*Work to be completed*: Your job with the data below: print everything from the line that holds "Suppose Var(Q) = 31, Var(R)" down to the line that holds "Suppose mean of", ends included, exactly, and nothing else.

----- Extracted material

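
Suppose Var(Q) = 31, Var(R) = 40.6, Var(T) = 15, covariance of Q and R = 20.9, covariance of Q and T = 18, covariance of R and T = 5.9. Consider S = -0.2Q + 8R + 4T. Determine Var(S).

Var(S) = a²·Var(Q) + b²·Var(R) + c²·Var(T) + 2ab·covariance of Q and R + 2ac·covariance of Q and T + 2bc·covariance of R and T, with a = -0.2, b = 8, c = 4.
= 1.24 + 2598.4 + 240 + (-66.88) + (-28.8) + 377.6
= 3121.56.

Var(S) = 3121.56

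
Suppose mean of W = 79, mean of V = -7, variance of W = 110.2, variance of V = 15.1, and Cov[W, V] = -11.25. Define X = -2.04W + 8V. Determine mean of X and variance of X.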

----------
----- Extracted material

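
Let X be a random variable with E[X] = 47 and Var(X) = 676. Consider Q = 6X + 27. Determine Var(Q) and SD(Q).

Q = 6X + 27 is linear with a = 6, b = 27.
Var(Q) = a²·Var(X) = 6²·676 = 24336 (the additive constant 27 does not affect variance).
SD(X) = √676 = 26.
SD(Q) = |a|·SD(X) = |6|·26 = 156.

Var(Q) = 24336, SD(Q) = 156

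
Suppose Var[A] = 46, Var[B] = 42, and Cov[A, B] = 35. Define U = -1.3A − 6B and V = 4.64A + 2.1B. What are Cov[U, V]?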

----------
----- Extracted material

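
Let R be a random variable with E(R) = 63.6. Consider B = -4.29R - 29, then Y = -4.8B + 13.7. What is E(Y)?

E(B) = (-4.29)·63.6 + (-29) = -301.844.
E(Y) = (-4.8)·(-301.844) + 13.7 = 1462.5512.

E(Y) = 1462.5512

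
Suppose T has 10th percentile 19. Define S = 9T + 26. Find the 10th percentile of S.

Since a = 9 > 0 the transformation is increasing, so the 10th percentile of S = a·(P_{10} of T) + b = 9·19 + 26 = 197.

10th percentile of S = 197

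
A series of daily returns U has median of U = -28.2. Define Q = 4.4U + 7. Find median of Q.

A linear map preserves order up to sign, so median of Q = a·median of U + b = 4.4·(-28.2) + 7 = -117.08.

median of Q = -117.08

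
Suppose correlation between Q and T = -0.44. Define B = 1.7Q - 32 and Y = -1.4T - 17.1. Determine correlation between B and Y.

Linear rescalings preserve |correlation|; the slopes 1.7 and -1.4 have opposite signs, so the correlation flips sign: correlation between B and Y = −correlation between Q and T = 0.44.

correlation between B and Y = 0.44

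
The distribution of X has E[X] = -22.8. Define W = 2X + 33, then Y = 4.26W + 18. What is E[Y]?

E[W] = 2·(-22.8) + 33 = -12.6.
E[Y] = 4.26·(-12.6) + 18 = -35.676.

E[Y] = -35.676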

----------

*Exercise response*:
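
Suppose Var(Q) = 31, Var(R) = 40.6, Var(T) = 15, covariance of Q and R = 20.9, covariance of Q and T = 18, covariance of R and T = 5.9. Consider S = -0.2Q + 8R + 4T. Determine Var(S).

Var(S) = a²·Var(Q) + b²·Var(R) + c²·Var(T) + 2ab·covariance of Q and R + 2ac·covariance of Q and T + 2bc·covariance of R and T, with a = -0.2, b = 8, c = 4.
= 1.24 + 2598.4 + 240 + (-66.88) + (-28.8) + 377.6
= 3121.56.

Var(S) = 3121.56

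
Suppose mean of W = 79, mean of V = -7, variance of W = 110.2, variance of V = 15.1, and Cov[W, V] = -11.25. Define X = -2.04W + 8V. Determine mean of X and variance of X.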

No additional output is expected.